INSTRUCTIONS TO FOLLOW
Present each line of the entries below that holds the word "place".

[[ MATERIAL PROVIDED, beginning ]]

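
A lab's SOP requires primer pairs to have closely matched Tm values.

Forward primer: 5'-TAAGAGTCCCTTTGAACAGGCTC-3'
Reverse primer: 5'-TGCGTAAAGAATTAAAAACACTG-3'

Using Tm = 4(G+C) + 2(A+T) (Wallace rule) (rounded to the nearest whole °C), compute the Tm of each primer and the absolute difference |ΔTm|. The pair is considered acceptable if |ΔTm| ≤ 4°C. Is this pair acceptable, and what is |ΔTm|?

Forward: A=6 T=6 G=5 C=6 → Tm = 2·12 + 4·11 = 68°C.
Reverse: A=11 T=5 G=4 C=3 → Tm = 2·16 + 4·7 = 60°C.
|ΔTm| = |68 − 60| = 8°C, > 4°C.

|ΔTm| = 8°C; the pair is not acceptable.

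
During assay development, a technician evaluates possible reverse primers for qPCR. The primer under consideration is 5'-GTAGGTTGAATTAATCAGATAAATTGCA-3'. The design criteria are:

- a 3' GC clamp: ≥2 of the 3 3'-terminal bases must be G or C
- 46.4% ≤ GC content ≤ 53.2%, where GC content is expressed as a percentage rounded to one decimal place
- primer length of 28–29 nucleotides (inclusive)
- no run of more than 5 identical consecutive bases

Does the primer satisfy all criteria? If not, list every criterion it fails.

Base counts: A=11, T=9, G=6, C=2 (length 28).
GC clamp: 3' end GCA has 2 G/C ✓
GC content: GC 8/28 = 28.6%, outside 46.4–53.2% ✗
length: length 28 ✓
homopolymer run: longest run = 3 ✓

Fails: GC content.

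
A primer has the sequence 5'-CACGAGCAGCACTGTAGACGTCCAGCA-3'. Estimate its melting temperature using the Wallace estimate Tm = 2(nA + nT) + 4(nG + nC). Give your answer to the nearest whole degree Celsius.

86°C

Base counts: A=8, T=3, G=7, C=9 (length 27).
Tm = 2·(8+3) + 4·(7+9) = 2·11 + 4·16 = 22 + 64 = 86°C.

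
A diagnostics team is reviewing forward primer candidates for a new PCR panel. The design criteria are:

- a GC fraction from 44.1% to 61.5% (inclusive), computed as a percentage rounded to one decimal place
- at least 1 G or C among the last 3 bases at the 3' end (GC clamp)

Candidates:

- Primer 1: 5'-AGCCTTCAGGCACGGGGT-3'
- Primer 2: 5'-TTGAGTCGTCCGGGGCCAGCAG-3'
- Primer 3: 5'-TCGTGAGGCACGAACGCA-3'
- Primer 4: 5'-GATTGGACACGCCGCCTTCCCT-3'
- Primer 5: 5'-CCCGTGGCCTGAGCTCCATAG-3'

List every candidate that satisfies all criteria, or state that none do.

Primer 3 only.

Primer 1 (18 nt, A=3 T=3 G=7 C=5): GC 12/18 = 66.7%, outside 44.1–61.5% ✗; 3' end GGT has 2 G/C ✓ — fails.
Primer 2 (22 nt, A=3 T=4 G=9 C=6): GC 15/22 = 68.2%, outside 44.1–61.5% ✗; 3' end CAG has 2 G/C ✓ — fails.
Primer 3 (18 nt, A=5 T=2 G=6 C=5): GC 11/18 = 61.1% ✓; 3' end GCA has 2 G/C ✓ — passes.
Primer 4 (22 nt, A=3 T=5 G=5 C=9): GC 14/22 = 63.6%, outside 44.1–61.5% ✗; 3' end CCT has 2 G/C ✓ — fails.
Primer 5 (21 nt, A=3 T=4 G=6 C=8): GC 14/21 = 66.7%, outside 44.1–61.5% ✗; 3' end TAG has 1 G/C ✓ — fails.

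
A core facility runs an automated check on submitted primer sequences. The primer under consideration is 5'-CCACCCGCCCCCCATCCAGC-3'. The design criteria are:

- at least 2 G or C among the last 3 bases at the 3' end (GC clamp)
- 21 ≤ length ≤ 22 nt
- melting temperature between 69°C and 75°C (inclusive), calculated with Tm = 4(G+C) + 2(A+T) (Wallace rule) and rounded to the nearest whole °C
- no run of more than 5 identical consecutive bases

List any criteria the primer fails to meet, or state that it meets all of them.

Fails: length, homopolymer run.

Base counts: A=3, T=1, G=2, C=14 (length 20).
GC clamp: 3' end AGC has 2 G/C ✓
length: length 20, outside 21–22 ✗
Tm: Tm = 2·4 + 4·16 = 72°C ✓
homopolymer run: longest run = 6, exceeds 5 ✗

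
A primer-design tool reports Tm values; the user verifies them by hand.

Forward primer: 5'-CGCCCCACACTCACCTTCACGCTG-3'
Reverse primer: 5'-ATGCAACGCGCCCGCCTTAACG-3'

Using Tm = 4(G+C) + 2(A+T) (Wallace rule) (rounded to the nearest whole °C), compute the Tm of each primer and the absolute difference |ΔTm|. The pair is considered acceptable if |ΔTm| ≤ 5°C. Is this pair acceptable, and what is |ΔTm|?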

[[ MATERIAL PROVIDED, end ]]

RESULT OF THE TASK
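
- 46.4% ≤ GC content ≤ 53.2%, where GC content is expressed as a percentage rounded to one decimal place
- a GC fraction from 44.1% to 61.5% (inclusive), computed as a percentage rounded to one decimal place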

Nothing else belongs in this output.